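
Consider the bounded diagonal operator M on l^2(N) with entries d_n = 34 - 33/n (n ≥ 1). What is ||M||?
||M|| = 34

For a diagonal operator on l^2 with entries d_n, ||M|| = sup_n |d_n|. Here d_1 = 1, d_2 = 35/2, ..., and d_n = 34 - 33/n increases monotonically toward 34. All terms lie in [1, 34), so |d_n| = d_n and the supremum is the limit 34, which is not attained by any individual d_n. Hence ||M|| = 34.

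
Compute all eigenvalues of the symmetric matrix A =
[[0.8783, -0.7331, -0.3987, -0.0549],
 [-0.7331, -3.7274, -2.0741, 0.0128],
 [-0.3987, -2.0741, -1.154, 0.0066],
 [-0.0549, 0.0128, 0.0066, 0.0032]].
sigma(A) ≈ {-5, 0, 1} (0 with multiplicity 2)

A is real symmetric, so its spectrum consists of real eigenvalues. Expanding the characteristic polynomial of the displayed matrix gives
  det(λ I - A) = p(λ) = λ^4 + (4)λ^3 + (-5)λ^2 + (0)λ + (0).
Solving p(λ) = 0 yields eigenvalues ≈ -5, 0, 0, 1. (A is shown rounded to 4 decimals, so these recover the underlying integer eigenvalues to within that precision.)
Verification: the trace of A = -4 equals the sum of eigenvalues -4, and det(A) ≈ -0.0000 matches the eigenvalue product 0.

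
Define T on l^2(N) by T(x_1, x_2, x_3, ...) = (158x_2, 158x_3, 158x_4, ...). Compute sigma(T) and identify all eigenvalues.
sigma(T) = closed disk {z in C : |z| ≤ 158}; sigma_p(T) = open disk {z in C : |z| < 158}

Note T = 158·V where V is the unit left shift (V x)_k = x_{k+1}; so sigma(T) = 158·sigma(V) and ||T|| = 158||V||. ||T x||^2 = 24964sum_{k≥2} |x_k|^2 ≤ 24964||x||^2, with equality on {x : x_1 = 0}, so ||T|| = 158. For any lambda with |lambda| < 158, set r = lambda/158 (|r| < 1); the vector x = (1, r, r^2, ...) is in l^2 and satisfies T x = 158(r, r^2, ...) = lambda x, so lambda is an eigenvalue. On the boundary |lambda| = 158 the geometric series diverges, so no l^2 eigenvector exists, but these lambda lie in the approximate point spectrum. Hence sigma(T) is the closed disk of radius 158 and sigma_p(T) is the open disk.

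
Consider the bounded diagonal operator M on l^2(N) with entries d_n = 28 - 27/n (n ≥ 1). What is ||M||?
||M|| = 28

For a diagonal operator on l^2 with entries d_n, ||M|| = sup_n |d_n|. Here d_1 = 1, d_2 = 29/2, ..., and d_n = 28 - 27/n increases monotonically toward 28. All terms lie in [1, 28), so |d_n| = d_n and the supremum is the limit 28, which is not attained by any individual d_n. Hence ||M|| = 28.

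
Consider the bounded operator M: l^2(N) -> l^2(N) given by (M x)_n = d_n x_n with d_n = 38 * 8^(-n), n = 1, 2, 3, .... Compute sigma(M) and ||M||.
sigma(M) = {38 * 8^(-n) : n ≥ 1} ∪ {0}; ||M|| = 19/4

A bounded diagonal operator on l^2 with diagonal entries d_n has spectrum equal to the closure of {d_n : n ≥ 1}: every d_n is an eigenvalue (with eigenvector e_n), so {d_n} ⊂ sigma(M); the spectrum is closed, so its closure is too; and for lambda not in the closure, (M - lambda I) has bounded inverse (the diagonal entries 1/(d_n - lambda) are bounded). For our sequence d_n = 38 * 8^(-n), n = 1, 2, 3, ...:
  - {d_n} = {38 * 8^(-n) : n ≥ 1}; the only limit point is 0
  - closure = {38 * 8^(-n) : n ≥ 1} ∪ {0}
For the norm: a diagonal operator has ||M|| = sup_n |d_n|. Here d_n = 38 * 8^(-n) is positive and decreasing, so sup_n |d_n| = d_1 = 38/8 = 19/4. So ||M|| = 19/4.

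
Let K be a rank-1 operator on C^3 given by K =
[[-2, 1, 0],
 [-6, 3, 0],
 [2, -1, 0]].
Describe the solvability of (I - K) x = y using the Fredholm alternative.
(I - K) is singular (det(I - K) = 0, i.e. 1 ∈ sigma(K)). (I - K) x = y is solvable iff y ⊥ ker((I - K)^*) = span{(-2, 1, 0)}, i.e. iff -2y_1 + y_2 = 0. When solvable, the solutions are x = y + c·(1, 3, -1), c arbitrary (ker(I - K) = span{(1, 3, -1)}, dimension 1).

K has rank 1, so it is an outer product K = u v^T: every row of K is a multiple of one row vector. Reading off the entries, u = (1, 3, -1) and v = (-2, 1, 0) (row i of K equals u_i·v^T). A rank-one matrix u v^T satisfies K u = u (v·u) and kills the (2)-dimensional subspace v^⊥, so its characteristic polynomial is lambda^2 (lambda - v·u) with v·u = tr K = 1. Hence the eigenvalues of I - K are 1 (multiplicity 2) and 1 - (1) = 0, so det(I - K) = 0. (Direct check: I - K =
[[3, -1, 0],
 [6, -2, 0],
 [-2, 1, 1]]
has determinant 0.) So 1 is an eigenvalue of K and (I - K) is not invertible. The finite-dimensional Fredholm alternative says: either (I - K) is invertible, or ker(I - K) ≠ {0} and then range(I - K) = ker((I - K)^*)^⊥, with dim ker(I - K) = dim ker((I - K)^*). We are in the second case, so we need both kernels. Kernel of I - K: (I - K) u = u - u (v·u) = u - u = 0, so ker(I - K) = span{u} = span{(1, 3, -1)} (it is exactly 1-dimensional because rank(I - K) = 2). Kernel of the adjoint: K is real, so (I - K)^* = I - K^T = I - v u^T, and (I - v u^T) v = v - v (u·v) = 0; hence ker((I - K)^*) = span{v} = span{(-2, 1, 0)}. Therefore (I - K) x = y is solvable iff <y, v> = 0, i.e. iff -2y_1 + y_2 = 0. When this holds, K y = u (v·y) = 0, so (I - K) y = y and x = y is a particular solution; the full solution set is the line x = y + c·u = y + c·(1, 3, -1), c ∈ C.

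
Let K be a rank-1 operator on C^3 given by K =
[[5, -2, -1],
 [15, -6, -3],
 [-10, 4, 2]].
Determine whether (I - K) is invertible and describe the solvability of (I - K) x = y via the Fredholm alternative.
(I - K) is singular (det(I - K) = 0, i.e. 1 ∈ sigma(K)). (I - K) x = y is solvable iff y ⊥ ker((I - K)^*) = span{(5, -2, -1)}, i.e. iff 5y_1 - 2y_2 - y_3 = 0. When solvable, the solutions are x = y + c·(1, 3, -2), c arbitrary (ker(I - K) = span{(1, 3, -2)}, dimension 1).

K has rank 1, so it is an outer product K = u v^T: every row of K is a multiple of one row vector. Reading off the entries, u = (1, 3, -2) and v = (5, -2, -1) (row i of K equals u_i·v^T). A rank-one matrix u v^T satisfies K u = u (v·u) and kills the (2)-dimensional subspace v^⊥, so its characteristic polynomial is lambda^2 (lambda - v·u) with v·u = tr K = 1. Hence the eigenvalues of I - K are 1 (multiplicity 2) and 1 - (1) = 0, so det(I - K) = 0. (Direct check: I - K =
[[-4, 2, 1],
 [-15, 7, 3],
 [10, -4, -1]]
has determinant 0.) So 1 is an eigenvalue of K and (I - K) is not invertible. The finite-dimensional Fredholm alternative says: either (I - K) is invertible, or ker(I - K) ≠ {0} and then range(I - K) = ker((I - K)^*)^⊥, with dim ker(I - K) = dim ker((I - K)^*). We are in the second case, so we need both kernels. Kernel of I - K: (I - K) u = u - u (v·u) = u - u = 0, so ker(I - K) = span{u} = span{(1, 3, -2)} (it is exactly 1-dimensional because rank(I - K) = 2). Kernel of the adjoint: K is real, so (I - K)^* = I - K^T = I - v u^T, and (I - v u^T) v = v - v (u·v) = 0; hence ker((I - K)^*) = span{v} = span{(5, -2, -1)}. Therefore (I - K) x = y is solvable iff <y, v> = 0, i.e. iff 5y_1 - 2y_2 - y_3 = 0. When this holds, K y = u (v·y) = 0, so (I - K) y = y and x = y is a particular solution; the full solution set is the line x = y + c·u = y + c·(1, 3, -2), c ∈ C.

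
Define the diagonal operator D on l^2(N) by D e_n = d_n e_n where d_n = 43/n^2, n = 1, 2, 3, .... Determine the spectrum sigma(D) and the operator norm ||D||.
sigma(D) = {43/n^2 : n ≥ 1} ∪ {0}; ||D|| = 43

A bounded diagonal operator on l^2 with diagonal entries d_n has spectrum equal to the closure of {d_n : n ≥ 1}: every d_n is an eigenvalue (with eigenvector e_n), so {d_n} ⊂ sigma(D); the spectrum is closed, so its closure is too; and for lambda not in the closure, (D - lambda I) has bounded inverse (the diagonal entries 1/(d_n - lambda) are bounded). For our sequence d_n = 43/n^2, n = 1, 2, 3, ...:
  - {d_n} = {43/n^2 : n ≥ 1}; the only limit point is 0
  - closure = {43/n^2 : n ≥ 1} ∪ {0}
For the norm: a diagonal operator has ||D|| = sup_n |d_n|. Here d_n = 43/n^2 is positive and decreasing, so sup_n |d_n| = d_1 = 43. So ||D|| = 43.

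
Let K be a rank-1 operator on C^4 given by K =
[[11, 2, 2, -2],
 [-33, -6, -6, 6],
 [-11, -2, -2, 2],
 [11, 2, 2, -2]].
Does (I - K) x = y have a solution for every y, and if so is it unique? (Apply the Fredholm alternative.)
(I - K) is singular (det(I - K) = 0, i.e. 1 ∈ sigma(K)). (I - K) x = y is solvable iff y ⊥ ker((I - K)^*) = span{(11, 2, 2, -2)}, i.e. iff 11y_1 + 2y_2 + 2y_3 - 2y_4 = 0. When solvable, the solutions are x = y + c·(1, -3, -1, 1), c arbitrary (ker(I - K) = span{(1, -3, -1, 1)}, dimension 1).

K has rank 1, so it is an outer product K = u v^T: every row of K is a multiple of one row vector. Reading off the entries, u = (1, -3, -1, 1) and v = (11, 2, 2, -2) (row i of K equals u_i·v^T). A rank-one matrix u v^T satisfies K u = u (v·u) and kills the (3)-dimensional subspace v^⊥, so its characteristic polynomial is lambda^3 (lambda - v·u) with v·u = tr K = 1. Hence the eigenvalues of I - K are 1 (multiplicity 3) and 1 - (1) = 0, so det(I - K) = 0. (Direct check: I - K =
[[-10, -2, -2, 2],
 [33, 7, 6, -6],
 [11, 2, 3, -2],
 [-11, -2, -2, 3]]
has determinant 0.) So 1 is an eigenvalue of K and (I - K) is not invertible. The finite-dimensional Fredholm alternative says: either (I - K) is invertible, or ker(I - K) ≠ {0} and then range(I - K) = ker((I - K)^*)^⊥, with dim ker(I - K) = dim ker((I - K)^*). We are in the second case, so we need both kernels. Kernel of I - K: (I - K) u = u - u (v·u) = u - u = 0, so ker(I - K) = span{u} = span{(1, -3, -1, 1)} (it is exactly 1-dimensional because rank(I - K) = 3). Kernel of the adjoint: K is real, so (I - K)^* = I - K^T = I - v u^T, and (I - v u^T) v = v - v (u·v) = 0; hence ker((I - K)^*) = span{v} = span{(11, 2, 2, -2)}. Therefore (I - K) x = y is solvable iff <y, v> = 0, i.e. iff 11y_1 + 2y_2 + 2y_3 - 2y_4 = 0. When this holds, K y = u (v·y) = 0, so (I - K) y = y and x = y is a particular solution; the full solution set is the line x = y + c·u = y + c·(1, -3, -1, 1), c ∈ C.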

-=-=-=-=-

EXERCISE PROMPT >> Look above for the line holding "Let K be a rank-1 operator on C^4". Print it and every line after it, exactly, through the line holding "[11, 2, 2, -2]].".

RESULT FOR THIS EXERCISE >>
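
Let K be a rank-1 operator on C^4 given by K =
[[11, 2, 2, -2],
 [-33, -6, -6, 6],
 [-11, -2, -2, 2],
 [11, 2, 2, -2]].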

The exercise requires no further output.